TASK PROMPT: Your task is to reproduce exactly the lines from the line with "For the Marchenko-Pastur" through the end of the records below.

THE DATA:
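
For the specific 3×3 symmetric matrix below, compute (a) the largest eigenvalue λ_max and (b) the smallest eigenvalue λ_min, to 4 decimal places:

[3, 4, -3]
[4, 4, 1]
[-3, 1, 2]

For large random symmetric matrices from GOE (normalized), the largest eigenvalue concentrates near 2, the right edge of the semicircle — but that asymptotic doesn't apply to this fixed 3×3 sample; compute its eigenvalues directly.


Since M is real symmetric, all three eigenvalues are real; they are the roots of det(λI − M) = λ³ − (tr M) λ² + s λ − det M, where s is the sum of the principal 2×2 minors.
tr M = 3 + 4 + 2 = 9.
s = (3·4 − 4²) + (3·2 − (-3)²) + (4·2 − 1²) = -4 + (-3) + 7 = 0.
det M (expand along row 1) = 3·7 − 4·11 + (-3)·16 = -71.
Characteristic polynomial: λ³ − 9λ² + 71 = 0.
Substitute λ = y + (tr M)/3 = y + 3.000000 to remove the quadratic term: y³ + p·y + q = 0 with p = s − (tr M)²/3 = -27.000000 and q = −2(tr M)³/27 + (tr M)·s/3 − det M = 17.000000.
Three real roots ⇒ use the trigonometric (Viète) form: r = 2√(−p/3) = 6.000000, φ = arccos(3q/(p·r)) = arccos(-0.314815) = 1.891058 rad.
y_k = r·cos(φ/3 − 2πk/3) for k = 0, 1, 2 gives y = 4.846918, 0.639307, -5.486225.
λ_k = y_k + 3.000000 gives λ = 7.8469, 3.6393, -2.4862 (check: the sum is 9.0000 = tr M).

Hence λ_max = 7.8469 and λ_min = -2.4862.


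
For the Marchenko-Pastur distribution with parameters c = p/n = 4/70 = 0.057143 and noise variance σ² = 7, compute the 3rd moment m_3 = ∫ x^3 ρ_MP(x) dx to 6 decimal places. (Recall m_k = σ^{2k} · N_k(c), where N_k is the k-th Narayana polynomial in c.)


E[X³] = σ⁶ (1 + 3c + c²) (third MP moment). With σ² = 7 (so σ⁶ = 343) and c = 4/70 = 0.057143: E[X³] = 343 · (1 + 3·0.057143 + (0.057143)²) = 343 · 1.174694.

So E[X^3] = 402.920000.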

COMPLETED EXERCISE:
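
For the Marchenko-Pastur distribution with parameters c = p/n = 4/70 = 0.057143 and noise variance σ² = 7, compute the 3rd moment m_3 = ∫ x^3 ρ_MP(x) dx to 6 decimal places. (Recall m_k = σ^{2k} · N_k(c), where N_k is the k-th Narayana polynomial in c.)


E[X³] = σ⁶ (1 + 3c + c²) (third MP moment). With σ² = 7 (so σ⁶ = 343) and c = 4/70 = 0.057143: E[X³] = 343 · (1 + 3·0.057143 + (0.057143)²) = 343 · 1.174694.

So E[X^3] = 402.920000.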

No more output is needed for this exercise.